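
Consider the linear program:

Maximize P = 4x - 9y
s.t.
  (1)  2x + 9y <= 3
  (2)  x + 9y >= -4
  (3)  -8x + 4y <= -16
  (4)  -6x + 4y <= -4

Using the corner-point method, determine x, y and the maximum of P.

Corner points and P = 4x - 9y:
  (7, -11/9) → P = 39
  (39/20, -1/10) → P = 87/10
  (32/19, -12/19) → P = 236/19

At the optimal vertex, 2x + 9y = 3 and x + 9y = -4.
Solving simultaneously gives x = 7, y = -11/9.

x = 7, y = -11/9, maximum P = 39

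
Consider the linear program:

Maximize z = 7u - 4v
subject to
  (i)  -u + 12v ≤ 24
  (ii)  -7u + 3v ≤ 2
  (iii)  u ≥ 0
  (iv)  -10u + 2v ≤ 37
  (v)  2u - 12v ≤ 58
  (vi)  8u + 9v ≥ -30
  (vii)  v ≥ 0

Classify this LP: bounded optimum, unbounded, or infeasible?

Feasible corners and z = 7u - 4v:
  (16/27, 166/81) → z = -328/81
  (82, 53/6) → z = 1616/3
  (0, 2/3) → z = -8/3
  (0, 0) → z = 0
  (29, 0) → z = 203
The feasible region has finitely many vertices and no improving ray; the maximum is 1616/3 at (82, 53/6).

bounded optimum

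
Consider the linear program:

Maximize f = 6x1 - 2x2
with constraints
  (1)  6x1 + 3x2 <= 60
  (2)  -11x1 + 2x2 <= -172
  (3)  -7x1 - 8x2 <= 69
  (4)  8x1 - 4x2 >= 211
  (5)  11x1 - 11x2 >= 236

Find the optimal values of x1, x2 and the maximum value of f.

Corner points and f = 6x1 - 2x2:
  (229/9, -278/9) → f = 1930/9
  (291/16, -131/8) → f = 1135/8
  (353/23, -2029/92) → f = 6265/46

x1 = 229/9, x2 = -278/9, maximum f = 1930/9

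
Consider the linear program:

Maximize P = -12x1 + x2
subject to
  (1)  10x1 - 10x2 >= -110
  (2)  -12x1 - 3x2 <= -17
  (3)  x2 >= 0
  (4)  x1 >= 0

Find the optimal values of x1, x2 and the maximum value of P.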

+===+

## Exercise objective
Repeat every line of the data verbatim.

## Task result
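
Consider the linear program:

Maximize P = 4x - 9y
s.t.
  (1)  2x + 9y <= 3
  (2)  x + 9y >= -4
  (3)  -8x + 4y <= -16
  (4)  -6x + 4y <= -4

Using the corner-point method, determine x, y and the maximum of P.

Corner points and P = 4x - 9y:
  (7, -11/9) → P = 39
  (39/20, -1/10) → P = 87/10
  (32/19, -12/19) → P = 236/19

At the optimal vertex, 2x + 9y = 3 and x + 9y = -4.
Solving simultaneously gives x = 7, y = -11/9.

x = 7, y = -11/9, maximum P = 39

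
Consider the linear program:

Maximize z = 7u - 4v
subject to
  (i)  -u + 12v ≤ 24
  (ii)  -7u + 3v ≤ 2
  (iii)  u ≥ 0
  (iv)  -10u + 2v ≤ 37
  (v)  2u - 12v ≤ 58
  (vi)  8u + 9v ≥ -30
  (vii)  v ≥ 0

Classify this LP: bounded optimum, unbounded, or infeasible?

Feasible corners and z = 7u - 4v:
  (16/27, 166/81) → z = -328/81
  (82, 53/6) → z = 1616/3
  (0, 2/3) → z = -8/3
  (0, 0) → z = 0
  (29, 0) → z = 203
The feasible region has finitely many vertices and no improving ray; the maximum is 1616/3 at (82, 53/6).

bounded optimum

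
Consider the linear program:

Maximize f = 6x1 - 2x2
with constraints
  (1)  6x1 + 3x2 <= 60
  (2)  -11x1 + 2x2 <= -172
  (3)  -7x1 - 8x2 <= 69
  (4)  8x1 - 4x2 >= 211
  (5)  11x1 - 11x2 >= 236

Find the optimal values of x1, x2 and the maximum value of f.

Corner points and f = 6x1 - 2x2:
  (229/9, -278/9) → f = 1930/9
  (291/16, -131/8) → f = 1135/8
  (353/23, -2029/92) → f = 6265/46

x1 = 229/9, x2 = -278/9, maximum f = 1930/9

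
Consider the linear program:

Maximize P = -12x1 + x2
subject to
  (1)  10x1 - 10x2 >= -110
  (2)  -12x1 - 3x2 <= -17
  (3)  x2 >= 0
  (4)  x1 >= 0

Find the optimal values of x1, x2 and the maximum value of P.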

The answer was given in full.